Exercise objective
What is needed is an exact copy of all the lines below.

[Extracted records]
* * * * * * *

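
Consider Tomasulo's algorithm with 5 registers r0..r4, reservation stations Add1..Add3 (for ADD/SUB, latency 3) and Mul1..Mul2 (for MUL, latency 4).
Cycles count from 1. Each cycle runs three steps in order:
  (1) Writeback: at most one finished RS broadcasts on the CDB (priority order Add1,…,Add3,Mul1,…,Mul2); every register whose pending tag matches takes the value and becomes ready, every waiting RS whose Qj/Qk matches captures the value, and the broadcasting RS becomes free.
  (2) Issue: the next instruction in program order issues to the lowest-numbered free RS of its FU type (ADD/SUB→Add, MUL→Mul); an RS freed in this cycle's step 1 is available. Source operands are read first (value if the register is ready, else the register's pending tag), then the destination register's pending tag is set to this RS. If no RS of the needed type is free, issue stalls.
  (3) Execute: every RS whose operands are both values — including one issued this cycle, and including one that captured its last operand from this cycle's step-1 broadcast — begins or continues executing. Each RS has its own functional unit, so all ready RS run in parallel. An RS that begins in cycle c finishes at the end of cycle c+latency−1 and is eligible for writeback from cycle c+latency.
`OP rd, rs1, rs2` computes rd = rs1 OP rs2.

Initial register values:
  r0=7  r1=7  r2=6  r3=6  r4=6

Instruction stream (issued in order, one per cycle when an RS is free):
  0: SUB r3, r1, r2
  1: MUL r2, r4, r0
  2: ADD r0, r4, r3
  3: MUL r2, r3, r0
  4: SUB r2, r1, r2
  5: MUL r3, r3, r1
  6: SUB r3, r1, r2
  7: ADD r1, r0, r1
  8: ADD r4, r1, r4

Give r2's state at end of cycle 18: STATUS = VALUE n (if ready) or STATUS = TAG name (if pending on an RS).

  c1: issue SUB r3<-Add1  regs: r0:7,r1:7,r2:6,r3:Add1,r4:6
  c2: issue MUL r2<-Mul1  regs: r0:7,r1:7,r2:Mul1,r3:Add1,r4:6
  c3: issue ADD r0<-Add2  regs: r0:Add2,r1:7,r2:Mul1,r3:Add1,r4:6
  c4: CDB Add1=1; issue MUL r2<-Mul2  regs: r0:Add2,r1:7,r2:Mul2,r3:1,r4:6
  c5: issue SUB r2<-Add1  regs: r0:Add2,r1:7,r2:Add1,r3:1,r4:6
  c6: CDB Mul1=42; issue MUL r3<-Mul1  regs: r0:Add2,r1:7,r2:Add1,r3:Mul1,r4:6
  c7: CDB Add2=7; issue SUB r3<-Add2  regs: r0:7,r1:7,r2:Add1,r3:Add2,r4:6
  c8: issue ADD r1<-Add3  regs: r0:7,r1:Add3,r2:Add1,r3:Add2,r4:6
  c9: stall  regs: r0:7,r1:Add3,r2:Add1,r3:Add2,r4:6
  c10: CDB Mul1=7; stall  regs: r0:7,r1:Add3,r2:Add1,r3:Add2,r4:6
  c11: CDB Add3=14; issue ADD r4<-Add3  regs: r0:7,r1:14,r2:Add1,r3:Add2,r4:Add3
  c12: CDB Mul2=7  regs: r0:7,r1:14,r2:Add1,r3:Add2,r4:Add3
  c13: -  regs: r0:7,r1:14,r2:Add1,r3:Add2,r4:Add3
  c14: CDB Add3=20  regs: r0:7,r1:14,r2:Add1,r3:Add2,r4:20
  c15: CDB Add1=0  regs: r0:7,r1:14,r2:0,r3:Add2,r4:20
  c16: -  regs: r0:7,r1:14,r2:0,r3:Add2,r4:20
  c17: -  regs: r0:7,r1:14,r2:0,r3:Add2,r4:20
  c18: CDB Add2=7  regs: r0:7,r1:14,r2:0,r3:7,r4:20

STATUS = VALUE 0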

* * * * * * *

Worked solution
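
Consider Tomasulo's algorithm with 5 registers r0..r4, reservation stations Add1..Add3 (for ADD/SUB, latency 3) and Mul1..Mul2 (for MUL, latency 4).
Cycles count from 1. Each cycle runs three steps in order:
  (1) Writeback: at most one finished RS broadcasts on the CDB (priority order Add1,…,Add3,Mul1,…,Mul2); every register whose pending tag matches takes the value and becomes ready, every waiting RS whose Qj/Qk matches captures the value, and the broadcasting RS becomes free.
  (2) Issue: the next instruction in program order issues to the lowest-numbered free RS of its FU type (ADD/SUB→Add, MUL→Mul); an RS freed in this cycle's step 1 is available. Source operands are read first (value if the register is ready, else the register's pending tag), then the destination register's pending tag is set to this RS. If no RS of the needed type is free, issue stalls.
  (3) Execute: every RS whose operands are both values — including one issued this cycle, and including one that captured its last operand from this cycle's step-1 broadcast — begins or continues executing. Each RS has its own functional unit, so all ready RS run in parallel. An RS that begins in cycle c finishes at the end of cycle c+latency−1 and is eligible for writeback from cycle c+latency.
`OP rd, rs1, rs2` computes rd = rs1 OP rs2.

Initial register values:
  r0=7  r1=7  r2=6  r3=6  r4=6

Instruction stream (issued in order, one per cycle when an RS is free):
  0: SUB r3, r1, r2
  1: MUL r2, r4, r0
  2: ADD r0, r4, r3
  3: MUL r2, r3, r0
  4: SUB r2, r1, r2
  5: MUL r3, r3, r1
  6: SUB r3, r1, r2
  7: ADD r1, r0, r1
  8: ADD r4, r1, r4

Give r2's state at end of cycle 18: STATUS = VALUE n (if ready) or STATUS = TAG name (if pending on an RS).

  c1: issue SUB r3<-Add1  regs: r0:7,r1:7,r2:6,r3:Add1,r4:6
  c2: issue MUL r2<-Mul1  regs: r0:7,r1:7,r2:Mul1,r3:Add1,r4:6
  c3: issue ADD r0<-Add2  regs: r0:Add2,r1:7,r2:Mul1,r3:Add1,r4:6
  c4: CDB Add1=1; issue MUL r2<-Mul2  regs: r0:Add2,r1:7,r2:Mul2,r3:1,r4:6
  c5: issue SUB r2<-Add1  regs: r0:Add2,r1:7,r2:Add1,r3:1,r4:6
  c6: CDB Mul1=42; issue MUL r3<-Mul1  regs: r0:Add2,r1:7,r2:Add1,r3:Mul1,r4:6
  c7: CDB Add2=7; issue SUB r3<-Add2  regs: r0:7,r1:7,r2:Add1,r3:Add2,r4:6
  c8: issue ADD r1<-Add3  regs: r0:7,r1:Add3,r2:Add1,r3:Add2,r4:6
  c9: stall  regs: r0:7,r1:Add3,r2:Add1,r3:Add2,r4:6
  c10: CDB Mul1=7; stall  regs: r0:7,r1:Add3,r2:Add1,r3:Add2,r4:6
  c11: CDB Add3=14; issue ADD r4<-Add3  regs: r0:7,r1:14,r2:Add1,r3:Add2,r4:Add3
  c12: CDB Mul2=7  regs: r0:7,r1:14,r2:Add1,r3:Add2,r4:Add3
  c13: -  regs: r0:7,r1:14,r2:Add1,r3:Add2,r4:Add3
  c14: CDB Add3=20  regs: r0:7,r1:14,r2:Add1,r3:Add2,r4:20
  c15: CDB Add1=0  regs: r0:7,r1:14,r2:0,r3:Add2,r4:20
  c16: -  regs: r0:7,r1:14,r2:0,r3:Add2,r4:20
  c17: -  regs: r0:7,r1:14,r2:0,r3:Add2,r4:20
  c18: CDB Add2=7  regs: r0:7,r1:14,r2:0,r3:7,r4:20

STATUS = VALUE 0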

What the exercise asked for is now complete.